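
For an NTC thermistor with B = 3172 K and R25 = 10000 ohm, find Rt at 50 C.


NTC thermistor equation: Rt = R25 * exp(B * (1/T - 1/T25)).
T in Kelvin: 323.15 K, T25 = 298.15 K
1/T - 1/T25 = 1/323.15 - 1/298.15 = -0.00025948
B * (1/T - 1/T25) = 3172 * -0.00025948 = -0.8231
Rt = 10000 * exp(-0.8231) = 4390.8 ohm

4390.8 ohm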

+ + +

• TASK DIRECTIONS: All of the material shown above should be written out exactly.

• COMPLETED EXERCISE:
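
For an NTC thermistor with B = 3172 K and R25 = 10000 ohm, find Rt at 50 C.


NTC thermistor equation: Rt = R25 * exp(B * (1/T - 1/T25)).
T in Kelvin: 323.15 K, T25 = 298.15 K
1/T - 1/T25 = 1/323.15 - 1/298.15 = -0.00025948
B * (1/T - 1/T25) = 3172 * -0.00025948 = -0.8231
Rt = 10000 * exp(-0.8231) = 4390.8 ohm

4390.8 ohm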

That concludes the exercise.